Reprint the entire listing exactly.
+++
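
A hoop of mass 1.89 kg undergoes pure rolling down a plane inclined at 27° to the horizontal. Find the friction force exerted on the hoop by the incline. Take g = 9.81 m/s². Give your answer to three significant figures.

f ≈ 4.21 N

The moment of inertia is MR², giving k ≡ I/(MR²) = 1.
Newton's second law down the slope: Mg sinθ − f = Ma. The torque equation fR = Iα (with α = a/R) gives f = kMa.
Combining, a = g sinθ/(1+k) and f = kMa = kMg sinθ/(1+k).
f = 1 × 1.89 × 9.81 × sin27° / 2 ≈ 4.21 N.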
+++
**SOLVED PROBLEM**
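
A hoop of mass 1.89 kg undergoes pure rolling down a plane inclined at 27° to the horizontal. Find the friction force exerted on the hoop by the incline. Take g = 9.81 m/s². Give your answer to three significant figures.

f ≈ 4.21 N

The moment of inertia is MR², giving k ≡ I/(MR²) = 1.
Newton's second law down the slope: Mg sinθ − f = Ma. The torque equation fR = Iα (with α = a/R) gives f = kMa.
Combining, a = g sinθ/(1+k) and f = kMa = kMg sinθ/(1+k).
f = 1 × 1.89 × 9.81 × sin27° / 2 ≈ 4.21 N.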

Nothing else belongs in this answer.